* _TASK TO COMPLETE_
Search the data for the string "undirected", and report each line where it is found.

Saved entries
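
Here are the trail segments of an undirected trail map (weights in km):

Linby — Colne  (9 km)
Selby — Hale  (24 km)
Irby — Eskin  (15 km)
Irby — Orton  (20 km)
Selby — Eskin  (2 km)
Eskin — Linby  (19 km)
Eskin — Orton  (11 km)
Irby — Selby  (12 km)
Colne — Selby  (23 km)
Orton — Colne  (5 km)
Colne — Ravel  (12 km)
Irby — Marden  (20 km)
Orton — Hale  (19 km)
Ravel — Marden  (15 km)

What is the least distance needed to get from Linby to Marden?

36 km

Candidate routes:
Linby - Colne - Ravel - Marden: 9+12+15 = 36
Linby - Colne - Orton - Irby - Marden: 9+5+20+20 = 54
Linby - Eskin - Selby - Irby - Marden: 19+2+12+20 = 53
Cheapest is Linby - Colne - Ravel - Marden at 36 km.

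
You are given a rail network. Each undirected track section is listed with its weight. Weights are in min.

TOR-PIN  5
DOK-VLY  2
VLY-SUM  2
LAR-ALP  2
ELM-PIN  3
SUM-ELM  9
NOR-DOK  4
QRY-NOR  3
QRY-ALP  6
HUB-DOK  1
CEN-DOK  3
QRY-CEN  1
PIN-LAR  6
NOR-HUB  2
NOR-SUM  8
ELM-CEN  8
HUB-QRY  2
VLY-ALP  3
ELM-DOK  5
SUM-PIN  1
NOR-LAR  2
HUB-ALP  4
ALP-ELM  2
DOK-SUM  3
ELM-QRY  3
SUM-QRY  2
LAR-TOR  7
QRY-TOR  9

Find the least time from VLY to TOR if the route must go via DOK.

Shortest VLY→DOK: VLY → DOK = 2
Best DOK to TOR: DOK → SUM → PIN → TOR costing 9
Total via DOK: 2 + 9 = 11 min.

11 min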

* _PROBLEM SOLUTION_
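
Here are the trail segments of an undirected trail map (weights in km):
You are given a rail network. Each undirected track section is listed with its weight. Weights are in min.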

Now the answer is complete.